[Opening GIVEN RECORDS section]

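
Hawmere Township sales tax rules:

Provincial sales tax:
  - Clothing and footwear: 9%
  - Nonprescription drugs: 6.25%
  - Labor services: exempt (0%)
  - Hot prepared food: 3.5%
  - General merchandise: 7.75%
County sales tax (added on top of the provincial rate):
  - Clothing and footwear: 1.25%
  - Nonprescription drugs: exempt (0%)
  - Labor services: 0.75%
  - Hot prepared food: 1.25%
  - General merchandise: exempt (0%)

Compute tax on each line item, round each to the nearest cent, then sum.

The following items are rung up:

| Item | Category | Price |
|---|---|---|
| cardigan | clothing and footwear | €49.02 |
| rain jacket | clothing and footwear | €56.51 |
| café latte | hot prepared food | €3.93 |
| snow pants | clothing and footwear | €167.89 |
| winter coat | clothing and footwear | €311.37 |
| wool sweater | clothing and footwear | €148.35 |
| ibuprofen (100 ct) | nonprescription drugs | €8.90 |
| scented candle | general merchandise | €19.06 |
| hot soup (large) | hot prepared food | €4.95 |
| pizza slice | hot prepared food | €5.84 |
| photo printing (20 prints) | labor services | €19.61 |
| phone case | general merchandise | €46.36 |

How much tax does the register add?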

[Closing GIVEN RECORDS section]
[Opening GIVEN RECORDS section]

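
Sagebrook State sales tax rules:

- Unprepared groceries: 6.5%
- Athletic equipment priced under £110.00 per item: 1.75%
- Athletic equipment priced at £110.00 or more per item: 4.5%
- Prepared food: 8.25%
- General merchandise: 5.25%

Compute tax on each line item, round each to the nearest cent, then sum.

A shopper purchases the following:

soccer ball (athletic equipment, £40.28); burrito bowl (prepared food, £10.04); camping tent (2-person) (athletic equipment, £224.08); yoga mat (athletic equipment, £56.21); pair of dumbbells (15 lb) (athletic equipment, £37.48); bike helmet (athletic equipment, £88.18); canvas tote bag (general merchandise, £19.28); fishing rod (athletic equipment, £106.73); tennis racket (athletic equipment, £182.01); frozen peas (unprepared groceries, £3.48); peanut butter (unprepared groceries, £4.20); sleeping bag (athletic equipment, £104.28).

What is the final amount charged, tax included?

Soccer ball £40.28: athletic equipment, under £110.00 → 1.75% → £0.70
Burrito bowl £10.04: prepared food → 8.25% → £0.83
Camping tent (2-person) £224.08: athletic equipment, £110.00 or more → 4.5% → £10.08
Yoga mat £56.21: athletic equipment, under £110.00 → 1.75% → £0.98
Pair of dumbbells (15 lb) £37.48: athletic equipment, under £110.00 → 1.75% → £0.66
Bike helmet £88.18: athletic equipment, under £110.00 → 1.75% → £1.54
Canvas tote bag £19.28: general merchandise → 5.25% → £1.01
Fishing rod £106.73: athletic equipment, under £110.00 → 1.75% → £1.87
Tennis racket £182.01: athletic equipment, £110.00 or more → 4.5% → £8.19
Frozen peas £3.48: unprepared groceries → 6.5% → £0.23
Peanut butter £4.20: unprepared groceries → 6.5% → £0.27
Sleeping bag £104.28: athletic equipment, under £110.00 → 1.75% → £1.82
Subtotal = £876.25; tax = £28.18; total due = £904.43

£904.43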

[Closing GIVEN RECORDS section]

EXERCISE INSTRUCTIONS:
Show all lines from the data that contain "drugs".

EXERCISE SOLUTION:
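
  - Nonprescription drugs: 6.25%
  - Nonprescription drugs: exempt (0%)
| ibuprofen (100 ct) | nonprescription drugs | €8.90 |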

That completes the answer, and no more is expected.